• [What is expected]:
With the string "processes" as the filter, copy each matching line from the records.

------------------------------------------------------------

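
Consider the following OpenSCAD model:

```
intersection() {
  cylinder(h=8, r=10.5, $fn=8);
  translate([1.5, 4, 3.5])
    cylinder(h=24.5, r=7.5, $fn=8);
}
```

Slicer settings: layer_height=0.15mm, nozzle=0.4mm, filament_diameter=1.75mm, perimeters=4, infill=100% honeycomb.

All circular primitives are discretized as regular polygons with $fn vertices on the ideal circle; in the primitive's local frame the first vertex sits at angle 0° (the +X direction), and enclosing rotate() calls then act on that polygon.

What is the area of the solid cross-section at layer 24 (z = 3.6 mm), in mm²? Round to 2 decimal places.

At z = 3.6 mm: the cylinder: section is a regular 8-gon, circumradius r=10.5 (area = (8/2)·10.500²·sin(360°/8) = 311.83 mm²); the cylinder at (1.5, 4): section is a regular 8-gon, circumradius r=7.5 (area = (8/2)·7.500²·sin(360°/8) = 159.10 mm²); After intersecting: the r=7.5 cylinder at (1.5, 4) partially overlaps the r=10.5 cylinder; clipping to the common part keeps 146.32 mm² — area = 146.32 mm². Overall, the cross-section is a single solid region. Net area = 146.32 mm².

146.32 mm²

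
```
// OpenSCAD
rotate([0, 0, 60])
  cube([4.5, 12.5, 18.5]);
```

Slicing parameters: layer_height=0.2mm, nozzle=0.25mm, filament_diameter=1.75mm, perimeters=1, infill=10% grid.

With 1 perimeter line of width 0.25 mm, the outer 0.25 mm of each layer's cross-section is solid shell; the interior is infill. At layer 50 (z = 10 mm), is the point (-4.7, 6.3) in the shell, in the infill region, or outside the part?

infill

At z = 10 mm: the cube (footprint 4.5×12.5) is included at this height; (rotated 60° about Z; rotation is an isometry so areas/perimeters/island counts are preserved). Overall, the cross-section is a single solid region. Undo the 60° rotation: the query point maps to (3.106, 7.220) in the un-rotated model frame. The nearest boundary edge runs (4.50, 0.00)→(4.50, 12.50); distance from the point to it = 1.39 mm. The point is inside the cross-section and 1.39 mm from the nearest boundary — more than the 0.25 mm shell width (1 × 0.25), so it's in the infill interior.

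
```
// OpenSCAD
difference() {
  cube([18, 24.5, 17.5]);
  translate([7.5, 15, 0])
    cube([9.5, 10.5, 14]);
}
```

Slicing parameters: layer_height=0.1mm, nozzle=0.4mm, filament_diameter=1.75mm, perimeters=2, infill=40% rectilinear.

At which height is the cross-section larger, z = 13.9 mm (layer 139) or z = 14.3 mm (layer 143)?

Layer 139 (z = 13.9): the cube (footprint 18×24.5) is included at this height (area 441.00 mm²); the 9.5×10.5 cube at (7.5, 15) contributes its full rectangle (area 99.75 mm²); Subtracting the remaining from the first: starting from the 18×24.5 cube (441.00 mm²), the 9.5×10.5 cube at (7.5, 15) partially overlaps it — only the 90.25 mm² overlap (of its 99.75 mm²) is removed, clipping the outline — area = 350.75 mm². So its area = 350.75 mm². Layer 143 (z = 14.3): the 18×24.5 cube contributes its full rectangle (area 441.00 mm²); the cube at (7.5, 15) is not intersected at this z (z outside [0, 14]); Taking the first minus the rest: none of the subtracted shapes is present at this height, so the 18×24.5 cube is unchanged — area = 441.00 mm². So its area = 441.00 mm². Layer 143 is larger (441.00 vs 350.75 mm²).

layer 143 (z = 14.3 mm)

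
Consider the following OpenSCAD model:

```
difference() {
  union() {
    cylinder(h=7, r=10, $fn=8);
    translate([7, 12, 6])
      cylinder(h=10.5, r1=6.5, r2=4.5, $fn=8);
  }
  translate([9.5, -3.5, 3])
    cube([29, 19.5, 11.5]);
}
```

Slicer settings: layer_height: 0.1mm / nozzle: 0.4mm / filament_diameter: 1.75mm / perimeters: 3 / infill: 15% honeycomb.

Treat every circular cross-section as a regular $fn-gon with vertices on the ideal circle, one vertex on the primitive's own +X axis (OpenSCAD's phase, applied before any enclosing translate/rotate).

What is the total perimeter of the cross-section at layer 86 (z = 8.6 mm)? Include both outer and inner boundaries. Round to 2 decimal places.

At z = 8.6 mm: the cylinder is absent (z outside [0, 7]); the cone at (7, 12): at t=0.248 of its height the radius interpolates to r₁+(r₂−r₁)t = 6.005, giving a regular 8-gon of that circumradius (perimeter = 2·8·6.005·sin(180°/8) = 36.77 mm); Combining (union): only the cone at (7, 12) is present, so the union is just that shape — boundary = 36.77 mm; the cube at (9.5, -3.5) (footprint 29×19.5) is included at this height (perimeter 97.00 mm); Taking the first minus the rest: starting from the result so far, the 29×19.5 cube at (9.5, -3.5) partially overlaps it — only the 22.48 mm² overlap (of its 565.50 mm²) is removed, clipping the outline — boundary = 36.77 mm. Overall, the cross-section is a single solid region. Total boundary length (outer) = 36.77 mm.

36.77 mm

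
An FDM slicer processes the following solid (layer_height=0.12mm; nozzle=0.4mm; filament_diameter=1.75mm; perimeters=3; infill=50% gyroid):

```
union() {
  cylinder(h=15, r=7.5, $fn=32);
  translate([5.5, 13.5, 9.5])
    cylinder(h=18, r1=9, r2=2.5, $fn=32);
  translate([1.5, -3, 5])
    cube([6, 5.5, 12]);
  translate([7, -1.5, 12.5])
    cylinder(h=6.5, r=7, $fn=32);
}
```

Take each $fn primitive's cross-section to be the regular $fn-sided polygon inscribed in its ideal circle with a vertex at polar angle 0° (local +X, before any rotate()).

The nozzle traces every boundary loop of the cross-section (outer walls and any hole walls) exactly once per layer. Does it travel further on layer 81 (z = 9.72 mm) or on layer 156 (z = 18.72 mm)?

Layer 81 (z = 9.72): the r=7.5 cylinder contributes a regular 32-gon of circumradius 7.5 (perimeter = 2·32·7.500·sin(180°/32) = 47.05 mm); the cone at (5.5, 13.5): at t=0.012 of its height the radius interpolates to r₁+(r₂−r₁)t = 8.921, giving a regular 32-gon of that circumradius (perimeter = 2·32·8.921·sin(180°/32) = 55.96 mm); the cube at (1.5, -3) is present — its section is the full 6×5.5 rectangle (perimeter 23.00 mm); the cylinder at (7, -1.5) is not intersected at this z (z outside [12.5, 19]); Combining (union): the regions partially overlap (shared area 40.85 mm²), so the edge portions inside another operand are dropped and the merged outline is re-measured after clipping — boundary = 88.57 mm. So its perimeter = 88.57 mm. Layer 156 (z = 18.72): the cylinder is absent (z outside [0, 15]); the cone at (5.5, 13.5): at t=0.512 of its height the radius interpolates to r₁+(r₂−r₁)t = 5.671, giving a regular 32-gon of that circumradius (perimeter = 2·32·5.671·sin(180°/32) = 35.57 mm); the cube at (1.5, -3) does not reach this height (z outside [5, 17]); the r=7 cylinder at (7, -1.5) contributes a regular 32-gon of circumradius 7 (perimeter = 2·32·7.000·sin(180°/32) = 43.91 mm); Merging all regions: the 2 present regions are separate (no shared area or edge), so areas and boundary lengths simply add and each stays a separate island — boundary = 79.48 mm. So its perimeter = 79.48 mm. Layer 81 is larger (88.57 vs 79.48 mm).

layer 81 (z = 9.72 mm)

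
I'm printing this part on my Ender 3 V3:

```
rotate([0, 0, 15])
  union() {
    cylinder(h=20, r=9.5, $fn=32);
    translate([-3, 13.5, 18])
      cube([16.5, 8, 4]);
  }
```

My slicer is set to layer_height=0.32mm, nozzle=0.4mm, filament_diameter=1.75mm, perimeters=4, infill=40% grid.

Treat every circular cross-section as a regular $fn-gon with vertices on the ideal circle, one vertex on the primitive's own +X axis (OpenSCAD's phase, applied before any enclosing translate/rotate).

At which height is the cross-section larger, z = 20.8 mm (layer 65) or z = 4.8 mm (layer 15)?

layer 15 (z = 4.8 mm)

Layer 65 (z = 20.8): the cylinder does not reach this height (z outside [0, 20]); the cube at (-3, 13.5) (footprint 16.5×8) is included at this height (area 132.00 mm²); Taking the union: only the 16.5×8 cube at (-3, 13.5) is present, so the union is just that shape — area = 132.00 mm²; (whole slice rotated 15° about Z — lengths, areas and connectivity unchanged). So its area = 132.00 mm². Layer 15 (z = 4.8): the r=9.5 cylinder gives a regular 32-gon of circumradius 9.5 (constant along its height) (area = (32/2)·9.500²·sin(360°/32) = 281.71 mm²); the cube at (-3, 13.5) does not reach this height (z outside [18, 22]); Merging all regions: only the r=9.5 cylinder is present, so the union is just that shape — area = 281.71 mm²; (whole slice rotated 15° about Z — lengths, areas and connectivity unchanged). So its area = 281.71 mm². Layer 15 is larger (281.71 vs 132.00 mm²).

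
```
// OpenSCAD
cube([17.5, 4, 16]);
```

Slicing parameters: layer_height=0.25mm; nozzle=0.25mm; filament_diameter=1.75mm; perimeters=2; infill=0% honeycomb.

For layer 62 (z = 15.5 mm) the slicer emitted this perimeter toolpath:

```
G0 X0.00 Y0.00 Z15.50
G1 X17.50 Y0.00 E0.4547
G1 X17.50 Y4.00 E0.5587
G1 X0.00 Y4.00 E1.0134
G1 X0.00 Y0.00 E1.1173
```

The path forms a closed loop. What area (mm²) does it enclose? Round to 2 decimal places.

Apply the shoelace formula to the sequence of (X, Y) vertices; enclosed area = 70.00 mm².

70.00 mm²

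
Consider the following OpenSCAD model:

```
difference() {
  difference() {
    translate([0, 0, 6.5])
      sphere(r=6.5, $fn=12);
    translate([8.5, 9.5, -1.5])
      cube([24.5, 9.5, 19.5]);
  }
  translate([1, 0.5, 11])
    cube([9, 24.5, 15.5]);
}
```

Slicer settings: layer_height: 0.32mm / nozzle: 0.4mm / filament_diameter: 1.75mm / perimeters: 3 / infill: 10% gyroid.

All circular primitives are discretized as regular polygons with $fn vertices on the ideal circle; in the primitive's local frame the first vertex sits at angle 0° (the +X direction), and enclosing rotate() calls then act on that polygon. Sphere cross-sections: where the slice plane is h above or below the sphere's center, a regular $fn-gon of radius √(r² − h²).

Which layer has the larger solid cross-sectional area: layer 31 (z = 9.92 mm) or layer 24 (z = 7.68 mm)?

layer 24 (z = 7.68 mm)

Layer 31 (z = 9.92): the sphere: section is a regular 12-gon, circumradius = √(r²−h²) = √(6.5²−3.42²) = 5.528 (area = (12/2)·5.528²·sin(360°/12) = 91.66 mm²); the 24.5×9.5 cube at (8.5, 9.5) contributes its full rectangle (area 232.75 mm²); Taking the first minus the rest: starting from the r=6.5 sphere (91.66 mm²), the 24.5×9.5 cube at (8.5, 9.5) misses the remaining region (no effect) — area = 91.66 mm²; the cube at (1, 0.5) is absent (z outside [11, 26.5]); Subtracting the remaining from the first: none of the subtracted shapes is present at this height, so the result so far is unchanged — area = 91.66 mm². So its area = 91.66 mm². Layer 24 (z = 7.68): the r=6.5 sphere slices to a regular 12-gon of circumradius 6.392 (√(r²−h²) with h=1.18 from center) (area = (12/2)·6.392²·sin(360°/12) = 122.57 mm²); the 24.5×9.5 cube at (8.5, 9.5) contributes its full rectangle (area 232.75 mm²); After the difference (first − rest): starting from the r=6.5 sphere (122.57 mm²), the 24.5×9.5 cube at (8.5, 9.5) misses the remaining region (no effect) — area = 122.57 mm²; the cube at (1, 0.5) is absent (z outside [11, 26.5]); Taking the first minus the rest: none of the subtracted shapes is present at this height, so the result so far is unchanged — area = 122.57 mm². So its area = 122.57 mm². Layer 24 is larger (122.57 vs 91.66 mm²).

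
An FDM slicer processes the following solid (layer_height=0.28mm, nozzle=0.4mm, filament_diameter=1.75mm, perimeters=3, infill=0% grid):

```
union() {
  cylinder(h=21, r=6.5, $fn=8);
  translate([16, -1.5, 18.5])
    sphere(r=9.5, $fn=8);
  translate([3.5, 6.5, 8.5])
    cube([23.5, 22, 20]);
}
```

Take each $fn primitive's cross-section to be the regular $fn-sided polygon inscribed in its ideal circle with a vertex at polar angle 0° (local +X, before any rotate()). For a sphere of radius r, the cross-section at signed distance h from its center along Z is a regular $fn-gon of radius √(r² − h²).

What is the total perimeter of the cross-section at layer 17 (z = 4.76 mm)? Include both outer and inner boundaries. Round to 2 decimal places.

39.80 mm

At z = 4.76 mm: the cylinder: section is a regular 8-gon, circumradius r=6.5 (perimeter = 2·8·6.500·sin(180°/8) = 39.80 mm); the sphere at (16, -1.5) does not reach this height (|z−center|=13.740 > r=9.5); the cube at (3.5, 6.5) is absent (z outside [8.5, 28.5]); Combining (union): only the r=6.5 cylinder is present, so the union is just that shape — boundary = 39.80 mm. Overall, the cross-section is a single solid region. Total boundary length (outer) = 39.80 mm.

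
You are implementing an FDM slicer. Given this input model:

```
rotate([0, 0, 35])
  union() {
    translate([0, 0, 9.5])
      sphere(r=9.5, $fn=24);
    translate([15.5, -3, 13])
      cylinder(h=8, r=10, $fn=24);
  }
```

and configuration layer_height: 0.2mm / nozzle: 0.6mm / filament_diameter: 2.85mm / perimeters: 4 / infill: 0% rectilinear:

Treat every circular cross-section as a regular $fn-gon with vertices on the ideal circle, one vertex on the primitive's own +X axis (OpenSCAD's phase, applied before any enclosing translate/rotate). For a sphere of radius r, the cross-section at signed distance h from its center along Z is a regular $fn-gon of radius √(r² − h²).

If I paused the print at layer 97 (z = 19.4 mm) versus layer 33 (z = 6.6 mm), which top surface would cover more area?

Layer 97 (z = 19.4): the sphere is absent (|z−center|=9.900 > r=9.5); the cylinder at (15.5, -3): section is a regular 24-gon, circumradius r=10 (area = (24/2)·10.000²·sin(360°/24) = 310.58 mm²); Merging all regions: only the r=10 cylinder at (15.5, -3) is present, so the union is just that shape — area = 310.58 mm²; (whole slice rotated 35° about Z — lengths, areas and connectivity unchanged). So its area = 310.58 mm². Layer 33 (z = 6.6): the sphere: section is a regular 24-gon, circumradius = √(r²−h²) = √(9.5²−2.9²) = 9.047 (area = (24/2)·9.047²·sin(360°/24) = 254.18 mm²); the cylinder at (15.5, -3) does not reach this height (z outside [13, 21]); Combining (union): only the r=9.5 sphere is present, so the union is just that shape — area = 254.18 mm²; (whole slice rotated 35° about Z — lengths, areas and connectivity unchanged). So its area = 254.18 mm². Layer 97 is larger (310.58 vs 254.18 mm²).

layer 97 (z = 19.4 mm)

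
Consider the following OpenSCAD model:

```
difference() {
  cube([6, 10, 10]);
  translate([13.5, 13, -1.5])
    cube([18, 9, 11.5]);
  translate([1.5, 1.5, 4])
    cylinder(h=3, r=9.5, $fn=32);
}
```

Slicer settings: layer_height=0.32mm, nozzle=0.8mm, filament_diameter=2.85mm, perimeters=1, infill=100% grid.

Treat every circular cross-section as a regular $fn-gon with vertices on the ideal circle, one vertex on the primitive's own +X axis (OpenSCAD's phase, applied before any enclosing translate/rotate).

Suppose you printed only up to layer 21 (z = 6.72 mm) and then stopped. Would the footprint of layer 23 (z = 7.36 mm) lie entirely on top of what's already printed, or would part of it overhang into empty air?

part overhangs

Compare the two slices. At z = 6.72: the cube (footprint 6×10) is included at this height (area 60.00 mm²); the 18×9 cube at (13.5, 13) contributes its full rectangle (area 162.00 mm²); the r=9.5 cylinder at (1.5, 1.5) contributes a regular 32-gon of circumradius 9.5 (area = (32/2)·9.500²·sin(360°/32) = 281.71 mm²); Subtracting the remaining from the first: starting from the 6×10 cube (60.00 mm²), the 18×9 cube at (13.5, 13) misses the remaining region (no effect); the r=9.5 cylinder at (1.5, 1.5) partially overlaps it — only the 59.97 mm² overlap (of its 281.71 mm²) is removed, clipping the outline — area = 0.03 mm². At z = 7.36: the cube is present — its section is the full 6×10 rectangle (area 60.00 mm²); the cube at (13.5, 13) is present — its section is the full 18×9 rectangle (area 162.00 mm²); the cylinder at (1.5, 1.5) does not reach this height (z outside [4, 7]); After the difference (first − rest): starting from the 6×10 cube (60.00 mm²), the 18×9 cube at (13.5, 13) misses the remaining region (no effect) — area = 60.00 mm². Checking containment: at z = 7.36 the cross-section extends beyond the z = 6.72 cross-section by about 59.97 mm².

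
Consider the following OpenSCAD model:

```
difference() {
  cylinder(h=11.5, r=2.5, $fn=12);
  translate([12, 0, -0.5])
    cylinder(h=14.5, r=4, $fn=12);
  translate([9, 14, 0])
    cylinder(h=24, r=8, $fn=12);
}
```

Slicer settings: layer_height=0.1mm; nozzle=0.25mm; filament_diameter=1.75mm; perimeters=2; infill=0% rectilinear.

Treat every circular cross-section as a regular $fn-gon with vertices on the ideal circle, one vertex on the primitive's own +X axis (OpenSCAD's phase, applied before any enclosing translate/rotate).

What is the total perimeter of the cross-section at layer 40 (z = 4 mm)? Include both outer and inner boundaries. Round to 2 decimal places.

15.53 mm

At z = 4 mm: the r=2.5 cylinder contributes a regular 12-gon of circumradius 2.5 (perimeter = 2·12·2.500·sin(180°/12) = 15.53 mm); the r=4 cylinder at (12, 0) contributes a regular 12-gon of circumradius 4 (perimeter = 2·12·4.000·sin(180°/12) = 24.85 mm); the cylinder at (9, 14): section is a regular 12-gon, circumradius r=8 (perimeter = 2·12·8.000·sin(180°/12) = 49.69 mm); Subtracting the remaining from the first: starting from the r=2.5 cylinder, the r=4 cylinder at (12, 0) misses the remaining region (no effect); the r=8 cylinder at (9, 14) misses the remaining region (no effect) — boundary = 15.53 mm. Overall, the cross-section is a single solid region. Total boundary length (outer) = 15.53 mm.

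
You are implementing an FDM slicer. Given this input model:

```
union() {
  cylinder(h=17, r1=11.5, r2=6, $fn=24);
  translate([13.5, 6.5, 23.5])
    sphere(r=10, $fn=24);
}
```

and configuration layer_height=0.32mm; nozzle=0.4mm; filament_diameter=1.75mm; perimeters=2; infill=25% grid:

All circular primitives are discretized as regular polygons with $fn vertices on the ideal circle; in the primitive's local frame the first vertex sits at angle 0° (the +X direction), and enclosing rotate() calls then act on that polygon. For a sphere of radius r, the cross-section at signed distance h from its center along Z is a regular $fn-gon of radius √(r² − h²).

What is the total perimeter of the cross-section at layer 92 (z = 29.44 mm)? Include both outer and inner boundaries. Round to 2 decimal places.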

------------------------------------------------------------

• [Result below]:
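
An FDM slicer processes the following solid (layer_height=0.12mm; nozzle=0.4mm; filament_diameter=1.75mm; perimeters=3; infill=50% gyroid):
An FDM slicer processes the following solid (layer_height=0.28mm, nozzle=0.4mm, filament_diameter=1.75mm, perimeters=3, infill=0% grid):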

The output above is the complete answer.